◆ Goal of the exercise:
The records below must be transcribed exactly.

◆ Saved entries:
════════════════
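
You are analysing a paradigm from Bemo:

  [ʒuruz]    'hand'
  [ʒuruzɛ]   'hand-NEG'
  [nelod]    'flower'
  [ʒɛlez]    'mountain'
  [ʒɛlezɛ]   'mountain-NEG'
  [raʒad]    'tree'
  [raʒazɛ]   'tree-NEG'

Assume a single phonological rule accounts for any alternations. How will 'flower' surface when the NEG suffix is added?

In [raʒad] and [raʒazɛ] the final segment of 'tree' alternates: [d] ~ [z].
If /z/ were underlying and a rule turned it into [d] in isolation, 'mountain' would also alternate; but it has [z] in both [ʒɛlez] and [ʒɛlezɛ].
The underlying segment must be /d/; voiced stops become fricatives between vowels, yielding [z] there.
The one attested form of 'flower', [nelod], shows underlying /nelod/. Applying the same rule between vowels gives [nelozɛ].

[nelozɛ]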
════════════════
◆ Expected answer:
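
You are analysing a paradigm from Bemo:

  [ʒuruz]    'hand'
  [ʒuruzɛ]   'hand-NEG'
  [nelod]    'flower'
  [ʒɛlez]    'mountain'
  [ʒɛlezɛ]   'mountain-NEG'
  [raʒad]    'tree'
  [raʒazɛ]   'tree-NEG'

Assume a single phonological rule accounts for any alternations. How will 'flower' surface when the NEG suffix is added?

In [raʒad] and [raʒazɛ] the final segment of 'tree' alternates: [d] ~ [z].
If /z/ were underlying and a rule turned it into [d] in isolation, 'mountain' would also alternate; but it has [z] in both [ʒɛlez] and [ʒɛlezɛ].
The underlying segment must be /d/; voiced stops become fricatives between vowels, yielding [z] there.
The one attested form of 'flower', [nelod], shows underlying /nelod/. Applying the same rule between vowels gives [nelozɛ].

[nelozɛ]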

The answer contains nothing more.